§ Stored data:

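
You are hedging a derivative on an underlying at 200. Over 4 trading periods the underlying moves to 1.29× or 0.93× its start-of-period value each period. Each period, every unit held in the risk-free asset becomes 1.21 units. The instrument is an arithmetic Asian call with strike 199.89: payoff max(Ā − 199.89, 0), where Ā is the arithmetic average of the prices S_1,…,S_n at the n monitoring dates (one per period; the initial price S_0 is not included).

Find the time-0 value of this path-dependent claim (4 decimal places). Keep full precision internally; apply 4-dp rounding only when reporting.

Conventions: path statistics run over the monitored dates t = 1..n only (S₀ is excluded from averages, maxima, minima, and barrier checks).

price = 60.5652

Set p* = 0.7778 (from d < R < u); the path-dependent value is the discounted p*-expectation over all price paths.
Enumerate all 2^4 = 16 price paths (U = up ×1.29, D = down ×0.93); each path with k up-moves has probability p*^k·(1−p*)^(4−k).
DDDD: Ā=167.3655, payoff=0.0000, prob=0.002439
UDDD: Ā=232.1521, payoff=32.2621, prob=0.008535
DUDD: Ā=214.1521, payoff=14.2621, prob=0.008535
UUDD: Ā=297.0497, payoff=97.1597, prob=0.029873
DDUD: Ā=197.4121, payoff=0.0000, prob=0.008535
UDUD: Ā=273.8297, payoff=73.9397, prob=0.029873
DUUD: Ā=255.8297, payoff=55.9397, prob=0.029873
UUUD: Ā=354.8605, payoff=154.9705, prob=0.104557
DDDU: Ā=181.8439, payoff=0.0000, prob=0.008535
UDDU: Ā=252.2351, payoff=52.3451, prob=0.029873
DUDU: Ā=234.2351, payoff=34.3451, prob=0.029873
UUDU: Ā=324.9067, payoff=125.0167, prob=0.104557
DDUU: Ā=217.4951, payoff=17.6051, prob=0.029873
UDUU: Ā=301.6867, payoff=101.7967, prob=0.104557
DUUU: Ā=283.6867, payoff=83.7967, prob=0.104557
UUUU: Ā=393.5009, payoff=193.6109, prob=0.365950
Price = Σ prob·payoff / R^4 = 129.826985 / 2.143589 = 60.5652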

§ WHAT THE TASK ASKS:
Without omitting anything, output the data verbatim.

§ RESPONSE BOX:
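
You are hedging a derivative on an underlying at 200. Over 4 trading periods the underlying moves to 1.29× or 0.93× its start-of-period value each period. Each period, every unit held in the risk-free asset becomes 1.21 units. The instrument is an arithmetic Asian call with strike 199.89: payoff max(Ā − 199.89, 0), where Ā is the arithmetic average of the prices S_1,…,S_n at the n monitoring dates (one per period; the initial price S_0 is not included).

Find the time-0 value of this path-dependent claim (4 decimal places). Keep full precision internally; apply 4-dp rounding only when reporting.

Conventions: path statistics run over the monitored dates t = 1..n only (S₀ is excluded from averages, maxima, minima, and barrier checks).

price = 60.5652

Set p* = 0.7778 (from d < R < u); the path-dependent value is the discounted p*-expectation over all price paths.
Enumerate all 2^4 = 16 price paths (U = up ×1.29, D = down ×0.93); each path with k up-moves has probability p*^k·(1−p*)^(4−k).
DDDD: Ā=167.3655, payoff=0.0000, prob=0.002439
UDDD: Ā=232.1521, payoff=32.2621, prob=0.008535
DUDD: Ā=214.1521, payoff=14.2621, prob=0.008535
UUDD: Ā=297.0497, payoff=97.1597, prob=0.029873
DDUD: Ā=197.4121, payoff=0.0000, prob=0.008535
UDUD: Ā=273.8297, payoff=73.9397, prob=0.029873
DUUD: Ā=255.8297, payoff=55.9397, prob=0.029873
UUUD: Ā=354.8605, payoff=154.9705, prob=0.104557
DDDU: Ā=181.8439, payoff=0.0000, prob=0.008535
UDDU: Ā=252.2351, payoff=52.3451, prob=0.029873
DUDU: Ā=234.2351, payoff=34.3451, prob=0.029873
UUDU: Ā=324.9067, payoff=125.0167, prob=0.104557
DDUU: Ā=217.4951, payoff=17.6051, prob=0.029873
UDUU: Ā=301.6867, payoff=101.7967, prob=0.104557
DUUU: Ā=283.6867, payoff=83.7967, prob=0.104557
UUUU: Ā=393.5009, payoff=193.6109, prob=0.365950
Price = Σ prob·payoff / R^4 = 129.826985 / 2.143589 = 60.5652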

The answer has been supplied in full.